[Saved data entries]
☆ ☆ ☆ ☆

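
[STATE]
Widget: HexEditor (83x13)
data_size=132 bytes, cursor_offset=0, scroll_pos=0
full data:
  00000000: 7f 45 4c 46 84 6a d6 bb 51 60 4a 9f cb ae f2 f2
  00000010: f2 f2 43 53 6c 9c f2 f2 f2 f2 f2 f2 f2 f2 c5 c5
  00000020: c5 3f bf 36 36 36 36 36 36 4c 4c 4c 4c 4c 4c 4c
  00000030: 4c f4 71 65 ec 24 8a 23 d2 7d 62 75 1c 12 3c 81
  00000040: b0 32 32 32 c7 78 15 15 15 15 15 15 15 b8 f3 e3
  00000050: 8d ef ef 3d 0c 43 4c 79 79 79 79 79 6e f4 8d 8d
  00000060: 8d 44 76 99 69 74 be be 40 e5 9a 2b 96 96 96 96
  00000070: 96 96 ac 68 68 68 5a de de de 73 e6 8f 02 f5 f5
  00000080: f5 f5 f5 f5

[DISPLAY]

00000000  7F 45 4c 46 84 6a d6 bb  51 60 4a 9f cb ae f2 f2  |.ELF.j..Q`J.....|     
00000010  f2 f2 43 53 6c 9c f2 f2  f2 f2 f2 f2 f2 f2 c5 c5  |..CSl...........|     
00000020  c5 3f bf 36 36 36 36 36  36 4c 4c 4c 4c 4c 4c 4c  |.?.666666LLLLLLL|     
00000030  4c f4 71 65 ec 24 8a 23  d2 7d 62 75 1c 12 3c 81  |L.qe.$.#.}bu..<.|     
00000040  b0 32 32 32 c7 78 15 15  15 15 15 15 15 b8 f3 e3  |.222.x..........|     
00000050  8d ef ef 3d 0c 43 4c 79  79 79 79 79 6e f4 8d 8d  |...=.CLyyyyyn...|     
00000060  8d 44 76 99 69 74 be be  40 e5 9a 2b 96 96 96 96  |.Dv.it..@..+....|     
00000070  96 96 ac 68 68 68 5a de  de de 73 e6 8f 02 f5 f5  |...hhhZ...s.....|     
00000080  f5 f5 f5 f5                                       |....            |     
                                                                                   
                                                                                   
                                                                                   
                                                                                   


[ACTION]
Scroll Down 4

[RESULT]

00000040  b0 32 32 32 c7 78 15 15  15 15 15 15 15 b8 f3 e3  |.222.x..........|     
00000050  8d ef ef 3d 0c 43 4c 79  79 79 79 79 6e f4 8d 8d  |...=.CLyyyyyn...|     
00000060  8d 44 76 99 69 74 be be  40 e5 9a 2b 96 96 96 96  |.Dv.it..@..+....|     
00000070  96 96 ac 68 68 68 5a de  de de 73 e6 8f 02 f5 f5  |...hhhZ...s.....|     
00000080  f5 f5 f5 f5                                       |....            |     
                                                                                   
                                                                                   
                                                                                   
                                                                                   
                                                                                   
                                                                                   
                                                                                   
                                                                                   


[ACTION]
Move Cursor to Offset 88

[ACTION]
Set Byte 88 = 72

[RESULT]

00000040  b0 32 32 32 c7 78 15 15  15 15 15 15 15 b8 f3 e3  |.222.x..........|     
00000050  8d ef ef 3d 0c 43 4c 79  72 79 79 79 6e f4 8d 8d  |...=.CLyryyyn...|     
00000060  8d 44 76 99 69 74 be be  40 e5 9a 2b 96 96 96 96  |.Dv.it..@..+....|     
00000070  96 96 ac 68 68 68 5a de  de de 73 e6 8f 02 f5 f5  |...hhhZ...s.....|     
00000080  f5 f5 f5 f5                                       |....            |     
                                                                                   
                                                                                   
                                                                                   
                                                                                   
                                                                                   
                                                                                   
                                                                                   
                                                                                   


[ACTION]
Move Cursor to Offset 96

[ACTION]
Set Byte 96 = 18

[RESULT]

00000040  b0 32 32 32 c7 78 15 15  15 15 15 15 15 b8 f3 e3  |.222.x..........|     
00000050  8d ef ef 3d 0c 43 4c 79  72 79 79 79 6e f4 8d 8d  |...=.CLyryyyn...|     
00000060  18 44 76 99 69 74 be be  40 e5 9a 2b 96 96 96 96  |.Dv.it..@..+....|     
00000070  96 96 ac 68 68 68 5a de  de de 73 e6 8f 02 f5 f5  |...hhhZ...s.....|     
00000080  f5 f5 f5 f5                                       |....            |     
                                                                                   
                                                                                   
                                                                                   
                                                                                   
                                                                                   
                                                                                   
                                                                                   
                                                                                   


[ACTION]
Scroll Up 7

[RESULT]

00000000  7f 45 4c 46 84 6a d6 bb  51 60 4a 9f cb ae f2 f2  |.ELF.j..Q`J.....|     
00000010  f2 f2 43 53 6c 9c f2 f2  f2 f2 f2 f2 f2 f2 c5 c5  |..CSl...........|     
00000020  c5 3f bf 36 36 36 36 36  36 4c 4c 4c 4c 4c 4c 4c  |.?.666666LLLLLLL|     
00000030  4c f4 71 65 ec 24 8a 23  d2 7d 62 75 1c 12 3c 81  |L.qe.$.#.}bu..<.|     
00000040  b0 32 32 32 c7 78 15 15  15 15 15 15 15 b8 f3 e3  |.222.x..........|     
00000050  8d ef ef 3d 0c 43 4c 79  72 79 79 79 6e f4 8d 8d  |...=.CLyryyyn...|     
00000060  18 44 76 99 69 74 be be  40 e5 9a 2b 96 96 96 96  |.Dv.it..@..+....|     
00000070  96 96 ac 68 68 68 5a de  de de 73 e6 8f 02 f5 f5  |...hhhZ...s.....|     
00000080  f5 f5 f5 f5                                       |....            |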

☆ ☆ ☆ ☆

● **Action item**:
Copy exactly the lines from the top of the entries through the line with "00000020: c5 3f" in it, please, keeping both ends and adding nothing.

● **Task response**:
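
[STATE]
Widget: HexEditor (83x13)
data_size=132 bytes, cursor_offset=0, scroll_pos=0
full data:
  00000000: 7f 45 4c 46 84 6a d6 bb 51 60 4a 9f cb ae f2 f2
  00000010: f2 f2 43 53 6c 9c f2 f2 f2 f2 f2 f2 f2 f2 c5 c5
  00000020: c5 3f bf 36 36 36 36 36 36 4c 4c 4c 4c 4c 4c 4c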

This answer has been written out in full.